### AIM OF THE EXERCISE
Retype exactly the lines from the one that contains "Find angle C using the law of cosines." through the final line of the material below, and add nothing else.

*** Opening of DATA IN THIS EXERCISE ***

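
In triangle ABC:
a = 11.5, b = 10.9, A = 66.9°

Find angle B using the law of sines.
a/sin(A) = b/sin(B)  ⇒  sin(B) = b·sin(A)/a = 10.9·sin(66.9°)/11.5
sin(66.9°) ≈ 0.919821
sin(B) ≈ 10.9·0.919821/11.5 ≈ 10.0261/11.5 ≈ 0.871831
B = arcsin(0.871831) ≈ 60.6721°
(Since b ≤ a we need B ≤ A, so the obtuse alternative 180° − 60.6721° ≈ 119.328° is rejected.)

B = 60.67°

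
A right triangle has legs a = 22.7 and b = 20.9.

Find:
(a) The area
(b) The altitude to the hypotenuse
(a) The legs are perpendicular, so Area = ½·a·b = ½·22.7·20.9 = ½·474.43 = 237.215
(b) Hypotenuse c = √(a² + b²) = √(515.29 + 436.81) = √952.1 ≈ 30.8561
    Area = ½·c·h_c  ⇒  h_c = 2·Area/c = 474.43/30.8561 ≈ 15.3756

Area = 237.215, h_c = 15.38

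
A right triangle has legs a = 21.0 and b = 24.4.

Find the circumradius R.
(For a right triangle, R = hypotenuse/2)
Hypotenuse c = √(a² + b²) = √(441 + 595.36) = √1036.36 ≈ 32.1925
R = c/2 ≈ 32.1925/2 ≈ 16.0963

R = 16.1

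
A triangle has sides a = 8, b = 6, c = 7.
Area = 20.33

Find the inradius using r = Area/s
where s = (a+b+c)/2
s = (8 + 6 + 7)/2 = 21/2 = 10.5
r = Area/s = 20.33/10.5 ≈ 1.93619

r = 1.936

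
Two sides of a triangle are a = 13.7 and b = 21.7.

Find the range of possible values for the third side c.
Triangle inequality: |a − b| < c < a + b
|a − b| = |13.7 − 21.7| = 8
a + b = 13.7 + 21.7 = 35.4

8 < c < 35.4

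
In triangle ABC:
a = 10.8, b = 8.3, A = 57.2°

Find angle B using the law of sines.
a/sin(A) = b/sin(B)  ⇒  sin(B) = b·sin(A)/a = 8.3·sin(57.2°)/10.8
sin(57.2°) ≈ 0.840567
sin(B) ≈ 8.3·0.840567/10.8 ≈ 6.9767/10.8 ≈ 0.645991
B = arcsin(0.645991) ≈ 40.24°
(Since b ≤ a we need B ≤ A, so the obtuse alternative 180° − 40.24° ≈ 139.76° is rejected.)

B = 40.24°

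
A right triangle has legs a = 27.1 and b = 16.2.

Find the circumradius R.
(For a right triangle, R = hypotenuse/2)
Hypotenuse c = √(a² + b²) = √(734.41 + 262.44) = √996.85 ≈ 31.5729
R = c/2 ≈ 31.5729/2 ≈ 15.7865

R = 15.79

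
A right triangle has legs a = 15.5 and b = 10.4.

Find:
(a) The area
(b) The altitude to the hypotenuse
(a) The legs are perpendicular, so Area = ½·a·b = ½·15.5·10.4 = ½·161.2 = 80.6
(b) Hypotenuse c = √(a² + b²) = √(240.25 + 108.16) = √348.41 ≈ 18.6657
    Area = ½·c·h_c  ⇒  h_c = 2·Area/c = 161.2/18.6657 ≈ 8.63614

Area = 80.6, h_c = 8.636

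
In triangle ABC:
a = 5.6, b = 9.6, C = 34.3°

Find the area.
Two sides and the included angle (SAS): A = ½·a·b·sin(C) = ½·5.6·9.6·sin(34.3°)
sin(34.3°) ≈ 0.563526
A ≈ ½·53.76·0.563526 = 26.88·0.563526 ≈ 15.1476

Area = 15.15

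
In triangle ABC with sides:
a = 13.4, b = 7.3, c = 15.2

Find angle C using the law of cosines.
c² = a² + b² − 2ab·cos(C)  ⇒  cos(C) = (a² + b² − c²)/(2ab)
cos(C) = (13.4² + 7.3² − 15.2²)/(2·13.4·7.3) = (179.56 + 53.29 − 231.04)/195.64 = 1.81/195.64 ≈ 0.00925169
C = arccos(0.00925169) ≈ 89.4699°

C = 89.47°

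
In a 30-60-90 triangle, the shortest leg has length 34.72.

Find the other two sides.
In a 30-60-90 triangle the sides are in ratio 1 : √3 : 2 (short leg : long leg : hypotenuse).
Long leg = 34.72·√3 ≈ 34.72·1.73205 ≈ 60.1368
Hypotenuse = 2·34.72 = 69.44

Long leg = 34.72√3 = 60.14, Hypotenuse = 69.44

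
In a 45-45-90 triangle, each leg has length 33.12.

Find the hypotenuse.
In a 45-45-90 triangle the sides are in ratio 1 : 1 : √2, so hypotenuse = leg·√2.
Hypotenuse = 33.12·√2 ≈ 33.12·1.41421 ≈ 46.8388

Hypotenuse = 33.12√2 = 46.84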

*** Close of DATA IN THIS EXERCISE ***

### OUTPUT FOR THIS EXERCISE
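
Find angle C using the law of cosines.
c² = a² + b² − 2ab·cos(C)  ⇒  cos(C) = (a² + b² − c²)/(2ab)
cos(C) = (13.4² + 7.3² − 15.2²)/(2·13.4·7.3) = (179.56 + 53.29 − 231.04)/195.64 = 1.81/195.64 ≈ 0.00925169
C = arccos(0.00925169) ≈ 89.4699°

C = 89.47°

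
In a 30-60-90 triangle, the shortest leg has length 34.72.

Find the other two sides.
In a 30-60-90 triangle the sides are in ratio 1 : √3 : 2 (short leg : long leg : hypotenuse).
Long leg = 34.72·√3 ≈ 34.72·1.73205 ≈ 60.1368
Hypotenuse = 2·34.72 = 69.44

Long leg = 34.72√3 = 60.14, Hypotenuse = 69.44

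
In a 45-45-90 triangle, each leg has length 33.12.

Find the hypotenuse.
In a 45-45-90 triangle the sides are in ratio 1 : 1 : √2, so hypotenuse = leg·√2.
Hypotenuse = 33.12·√2 ≈ 33.12·1.41421 ≈ 46.8388

Hypotenuse = 33.12√2 = 46.84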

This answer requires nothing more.